WORK INSTRUCTIONS » A word-for-word repetition of all the entries is needed.
——
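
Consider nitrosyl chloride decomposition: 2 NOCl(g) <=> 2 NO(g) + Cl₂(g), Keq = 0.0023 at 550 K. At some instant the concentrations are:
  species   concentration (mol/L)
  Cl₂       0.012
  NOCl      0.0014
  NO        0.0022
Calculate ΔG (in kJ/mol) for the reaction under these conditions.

Q = [NO]²·[Cl₂] / [NOCl]² = (0.0022)²·(0.012) / (0.0014)² = 0.0296
ΔG = RT ln(Q/Keq) = (8.314 J mol⁻¹ K⁻¹)(550 K) × ln(0.0296/0.0023)
   = (4.573 kJ/mol)(2.555) = 11.7 kJ/mol
ΔG > 0, so the forward reaction is non-spontaneous (proceeds in reverse).

ΔG = 11.7 kJ/mol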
——
PROBLEM SOLUTION »
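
Consider nitrosyl chloride decomposition: 2 NOCl(g) <=> 2 NO(g) + Cl₂(g), Keq = 0.0023 at 550 K. At some instant the concentrations are:
  species   concentration (mol/L)
  Cl₂       0.012
  NOCl      0.0014
  NO        0.0022
Calculate ΔG (in kJ/mol) for the reaction under these conditions.

Q = [NO]²·[Cl₂] / [NOCl]² = (0.0022)²·(0.012) / (0.0014)² = 0.0296
ΔG = RT ln(Q/Keq) = (8.314 J mol⁻¹ K⁻¹)(550 K) × ln(0.0296/0.0023)
   = (4.573 kJ/mol)(2.555) = 11.7 kJ/mol
ΔG > 0, so the forward reaction is non-spontaneous (proceeds in reverse).

ΔG = 11.7 kJ/mol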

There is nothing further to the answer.